**WORK TO BE COMPLETED:** Return only those lines of the records below in which "bivariate" appears.

** INPUT DATA follows **

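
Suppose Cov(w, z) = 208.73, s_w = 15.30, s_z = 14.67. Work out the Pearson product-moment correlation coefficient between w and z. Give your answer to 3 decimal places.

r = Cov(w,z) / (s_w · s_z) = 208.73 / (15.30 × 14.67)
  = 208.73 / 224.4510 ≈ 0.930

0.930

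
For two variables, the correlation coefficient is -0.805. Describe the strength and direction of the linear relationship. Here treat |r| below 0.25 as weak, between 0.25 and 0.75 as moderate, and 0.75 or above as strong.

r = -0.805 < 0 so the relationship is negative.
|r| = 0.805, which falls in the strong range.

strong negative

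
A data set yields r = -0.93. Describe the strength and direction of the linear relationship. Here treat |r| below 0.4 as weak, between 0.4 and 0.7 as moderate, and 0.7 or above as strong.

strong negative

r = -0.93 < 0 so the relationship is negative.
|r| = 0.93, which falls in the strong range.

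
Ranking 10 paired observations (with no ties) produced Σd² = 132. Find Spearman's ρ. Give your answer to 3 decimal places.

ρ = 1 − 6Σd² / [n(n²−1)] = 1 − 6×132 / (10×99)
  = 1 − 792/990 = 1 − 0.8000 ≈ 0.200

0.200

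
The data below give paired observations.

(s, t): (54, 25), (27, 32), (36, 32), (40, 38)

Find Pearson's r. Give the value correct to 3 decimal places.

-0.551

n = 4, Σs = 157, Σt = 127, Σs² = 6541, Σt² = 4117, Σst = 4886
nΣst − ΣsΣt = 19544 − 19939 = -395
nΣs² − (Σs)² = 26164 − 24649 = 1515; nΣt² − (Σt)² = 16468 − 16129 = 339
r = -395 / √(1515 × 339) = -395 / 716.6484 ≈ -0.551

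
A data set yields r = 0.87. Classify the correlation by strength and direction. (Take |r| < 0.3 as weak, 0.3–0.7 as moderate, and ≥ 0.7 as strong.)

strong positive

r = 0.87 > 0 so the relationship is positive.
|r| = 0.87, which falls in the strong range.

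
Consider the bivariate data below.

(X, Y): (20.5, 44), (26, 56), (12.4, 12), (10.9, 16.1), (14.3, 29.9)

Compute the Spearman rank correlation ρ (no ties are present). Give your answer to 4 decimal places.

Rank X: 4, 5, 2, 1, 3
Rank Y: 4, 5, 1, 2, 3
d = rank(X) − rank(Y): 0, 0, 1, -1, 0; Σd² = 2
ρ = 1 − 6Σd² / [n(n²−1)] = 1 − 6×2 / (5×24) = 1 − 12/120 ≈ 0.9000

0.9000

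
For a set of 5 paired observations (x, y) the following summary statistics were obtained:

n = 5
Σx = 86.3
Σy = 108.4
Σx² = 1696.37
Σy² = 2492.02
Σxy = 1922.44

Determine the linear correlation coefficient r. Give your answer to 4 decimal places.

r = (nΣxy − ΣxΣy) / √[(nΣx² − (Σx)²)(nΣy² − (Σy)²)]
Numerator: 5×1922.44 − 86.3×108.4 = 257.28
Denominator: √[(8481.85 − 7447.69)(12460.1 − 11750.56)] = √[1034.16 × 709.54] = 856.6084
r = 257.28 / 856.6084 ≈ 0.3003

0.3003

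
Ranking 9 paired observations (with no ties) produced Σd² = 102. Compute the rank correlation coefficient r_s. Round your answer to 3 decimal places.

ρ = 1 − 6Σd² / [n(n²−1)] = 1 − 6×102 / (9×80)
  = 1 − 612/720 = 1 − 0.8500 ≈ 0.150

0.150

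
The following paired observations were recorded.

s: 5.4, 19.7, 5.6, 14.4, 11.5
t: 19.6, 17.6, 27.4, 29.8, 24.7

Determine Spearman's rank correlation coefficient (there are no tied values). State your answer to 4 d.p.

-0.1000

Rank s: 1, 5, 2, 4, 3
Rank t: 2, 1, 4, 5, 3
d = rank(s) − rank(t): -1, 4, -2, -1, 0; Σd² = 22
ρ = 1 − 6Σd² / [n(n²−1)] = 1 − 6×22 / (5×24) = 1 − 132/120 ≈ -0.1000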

** End of INPUT DATA **
** INPUT DATA follows **

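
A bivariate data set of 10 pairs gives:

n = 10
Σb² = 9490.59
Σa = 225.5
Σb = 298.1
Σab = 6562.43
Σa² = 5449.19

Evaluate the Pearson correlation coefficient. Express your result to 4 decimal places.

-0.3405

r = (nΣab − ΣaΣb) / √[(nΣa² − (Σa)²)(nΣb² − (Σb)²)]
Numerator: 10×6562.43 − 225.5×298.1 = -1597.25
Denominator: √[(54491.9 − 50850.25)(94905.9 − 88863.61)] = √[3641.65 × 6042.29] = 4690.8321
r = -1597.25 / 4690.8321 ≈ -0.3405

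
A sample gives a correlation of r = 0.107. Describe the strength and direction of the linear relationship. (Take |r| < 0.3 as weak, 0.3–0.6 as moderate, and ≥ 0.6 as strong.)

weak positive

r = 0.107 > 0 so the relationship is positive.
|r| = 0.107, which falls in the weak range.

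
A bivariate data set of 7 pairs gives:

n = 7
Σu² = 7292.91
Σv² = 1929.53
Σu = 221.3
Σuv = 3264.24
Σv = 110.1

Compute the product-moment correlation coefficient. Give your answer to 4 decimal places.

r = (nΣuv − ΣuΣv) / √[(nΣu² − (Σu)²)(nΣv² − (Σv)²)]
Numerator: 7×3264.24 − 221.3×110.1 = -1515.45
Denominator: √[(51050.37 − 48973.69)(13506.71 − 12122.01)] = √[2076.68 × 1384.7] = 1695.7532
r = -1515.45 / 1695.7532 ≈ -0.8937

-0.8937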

** End of INPUT DATA **
** INPUT DATA follows **

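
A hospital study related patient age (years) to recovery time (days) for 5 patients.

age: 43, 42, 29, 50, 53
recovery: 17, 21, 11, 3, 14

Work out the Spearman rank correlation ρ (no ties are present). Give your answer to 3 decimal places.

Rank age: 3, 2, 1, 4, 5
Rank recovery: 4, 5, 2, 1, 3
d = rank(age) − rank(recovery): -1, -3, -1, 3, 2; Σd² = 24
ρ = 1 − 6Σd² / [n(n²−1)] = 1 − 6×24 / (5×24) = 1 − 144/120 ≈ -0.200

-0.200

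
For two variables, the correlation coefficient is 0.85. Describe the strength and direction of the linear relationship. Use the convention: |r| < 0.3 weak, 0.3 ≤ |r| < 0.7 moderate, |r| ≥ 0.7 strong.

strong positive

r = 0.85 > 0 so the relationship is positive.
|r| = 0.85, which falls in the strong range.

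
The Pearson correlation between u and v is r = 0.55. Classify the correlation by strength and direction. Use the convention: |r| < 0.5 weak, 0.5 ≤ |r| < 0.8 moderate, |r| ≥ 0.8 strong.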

** End of INPUT DATA **

**SOLUTION TO THIS PROBLEM:**
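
Consider the bivariate data below.
A bivariate data set of 10 pairs gives:
A bivariate data set of 7 pairs gives: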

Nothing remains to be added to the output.